# Directions:
An exact reproduction of all the entries is the expected answer.

# Information given:
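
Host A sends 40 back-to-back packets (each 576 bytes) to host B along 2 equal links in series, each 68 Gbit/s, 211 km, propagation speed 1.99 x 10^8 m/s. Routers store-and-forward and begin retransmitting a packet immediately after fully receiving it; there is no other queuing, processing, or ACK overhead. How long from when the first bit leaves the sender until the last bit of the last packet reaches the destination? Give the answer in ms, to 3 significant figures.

2.12 ms

Per-hop transmission t_tx = L/R = 4608/68000000000 = 6.77647e-05 ms.
Per-hop propagation t_prop = 211000/199000000 = 1.0603 ms.
Pipeline fill: first packet needs 2·t_tx to clear all hops; remaining 39 packets each add one t_tx.
Total = (2+40-1)·t_tx + 2·t_prop = 41·6.77647e-05 + 2·1.0603 = 2.12 ms.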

# Reply:
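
Host A sends 40 back-to-back packets (each 576 bytes) to host B along 2 equal links in series, each 68 Gbit/s, 211 km, propagation speed 1.99 x 10^8 m/s. Routers store-and-forward and begin retransmitting a packet immediately after fully receiving it; there is no other queuing, processing, or ACK overhead. How long from when the first bit leaves the sender until the last bit of the last packet reaches the destination? Give the answer in ms, to 3 significant figures.

2.12 ms

Per-hop transmission t_tx = L/R = 4608/68000000000 = 6.77647e-05 ms.
Per-hop propagation t_prop = 211000/199000000 = 1.0603 ms.
Pipeline fill: first packet needs 2·t_tx to clear all hops; remaining 39 packets each add one t_tx.
Total = (2+40-1)·t_tx + 2·t_prop = 41·6.77647e-05 + 2·1.0603 = 2.12 ms.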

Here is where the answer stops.